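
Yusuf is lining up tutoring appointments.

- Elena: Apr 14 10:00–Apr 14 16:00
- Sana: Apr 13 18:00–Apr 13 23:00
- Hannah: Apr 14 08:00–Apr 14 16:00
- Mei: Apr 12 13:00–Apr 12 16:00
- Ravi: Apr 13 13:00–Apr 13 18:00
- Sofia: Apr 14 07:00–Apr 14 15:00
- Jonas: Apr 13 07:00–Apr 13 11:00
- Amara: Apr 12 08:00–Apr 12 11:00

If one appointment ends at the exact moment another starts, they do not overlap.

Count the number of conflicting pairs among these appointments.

Sorted by start: Amara, Mei, Jonas, Ravi, Sana, Sofia, Hannah, Elena.
Mei starts after Amara ends, so nothing later overlaps Amara either.
Jonas starts after Mei ends, so nothing later overlaps Mei either.
Ravi starts after Jonas ends, so nothing later overlaps Jonas either.
Sana starts exactly when Ravi ends (back-to-back, no overlap), so nothing later overlaps Ravi either.
Sofia starts after Sana ends, so nothing later overlaps Sana either.
Hannah starts before Sofia ends → Sofia and Hannah overlap.
Elena starts before Sofia ends → Sofia and Elena overlap.
Elena starts before Hannah ends → Hannah and Elena overlap.
Overlapping pairs: Elena & Hannah, Elena & Sofia, Hannah & Sofia — 3 in total.

3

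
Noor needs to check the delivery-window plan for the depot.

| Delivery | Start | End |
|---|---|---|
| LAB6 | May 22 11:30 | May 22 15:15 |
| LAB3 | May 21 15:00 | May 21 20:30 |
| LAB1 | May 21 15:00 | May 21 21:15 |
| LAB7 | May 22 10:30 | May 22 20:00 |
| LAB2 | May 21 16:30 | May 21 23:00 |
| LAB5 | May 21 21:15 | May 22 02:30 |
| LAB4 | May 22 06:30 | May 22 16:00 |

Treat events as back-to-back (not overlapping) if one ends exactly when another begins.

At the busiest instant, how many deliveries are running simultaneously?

3

Walk through starts and ends in time order (an end at T is processed before a start at T):
May 21 15:00 start LAB1 → 1
May 21 15:00 start LAB3 → 2
May 21 16:30 start LAB2 → 3
May 21 20:30 end LAB3 → 2
May 21 21:15 end LAB1 → 1
May 21 21:15 start LAB5 → 2
May 21 23:00 end LAB2 → 1
May 22 02:30 end LAB5 → 0
May 22 06:30 start LAB4 → 1
May 22 10:30 start LAB7 → 2
May 22 11:30 start LAB6 → 3
May 22 15:15 end LAB6 → 2
May 22 16:00 end LAB4 → 1
May 22 20:00 end LAB7 → 0
Peak is 3, at May 21 16:30 (LAB1, LAB2, LAB3).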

^^^^^^^^^^^^^^^^

## Exercise details
Give the exact lines, and only those, from the line containing "- Amara: Apr 12 08:00–Apr 12 11:00" through the line containing "If one appointment" in the entries above.

## Response below
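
- Amara: Apr 12 08:00–Apr 12 11:00

If one appointment ends at the exact moment another starts, they do not overlap.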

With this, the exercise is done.